───── DATA TO USE
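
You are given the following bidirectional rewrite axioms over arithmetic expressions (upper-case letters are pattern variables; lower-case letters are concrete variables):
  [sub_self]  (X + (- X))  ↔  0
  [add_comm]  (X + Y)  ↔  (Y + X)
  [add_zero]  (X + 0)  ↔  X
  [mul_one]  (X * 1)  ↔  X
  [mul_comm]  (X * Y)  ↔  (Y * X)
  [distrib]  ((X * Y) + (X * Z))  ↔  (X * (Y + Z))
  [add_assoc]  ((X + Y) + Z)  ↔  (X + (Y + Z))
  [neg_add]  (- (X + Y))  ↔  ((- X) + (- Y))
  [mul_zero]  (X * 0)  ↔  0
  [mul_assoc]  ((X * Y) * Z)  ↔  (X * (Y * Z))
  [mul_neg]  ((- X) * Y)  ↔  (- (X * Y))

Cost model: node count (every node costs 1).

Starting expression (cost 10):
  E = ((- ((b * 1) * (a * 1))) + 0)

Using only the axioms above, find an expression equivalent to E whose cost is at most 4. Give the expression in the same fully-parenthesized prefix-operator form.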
──────────
### EXERCISE DIRECTIONS:
Go through the records and copy each one exactly.

### WRITTEN ANSWER:
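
You are given the following bidirectional rewrite axioms over arithmetic expressions (upper-case letters are pattern variables; lower-case letters are concrete variables):
  [sub_self]  (X + (- X))  ↔  0
  [add_comm]  (X + Y)  ↔  (Y + X)
  [add_zero]  (X + 0)  ↔  X
  [mul_one]  (X * 1)  ↔  X
  [mul_comm]  (X * Y)  ↔  (Y * X)
  [distrib]  ((X * Y) + (X * Z))  ↔  (X * (Y + Z))
  [add_assoc]  ((X + Y) + Z)  ↔  (X + (Y + Z))
  [neg_add]  (- (X + Y))  ↔  ((- X) + (- Y))
  [mul_zero]  (X * 0)  ↔  0
  [mul_assoc]  ((X * Y) * Z)  ↔  (X * (Y * Z))
  [mul_neg]  ((- X) * Y)  ↔  (- (X * Y))

Cost model: node count (every node costs 1).

Starting expression (cost 10):
  E = ((- ((b * 1) * (a * 1))) + 0)

Using only the axioms above, find an expression equivalent to E whose cost is at most 4. Give the expression in the same fully-parenthesized prefix-operator form.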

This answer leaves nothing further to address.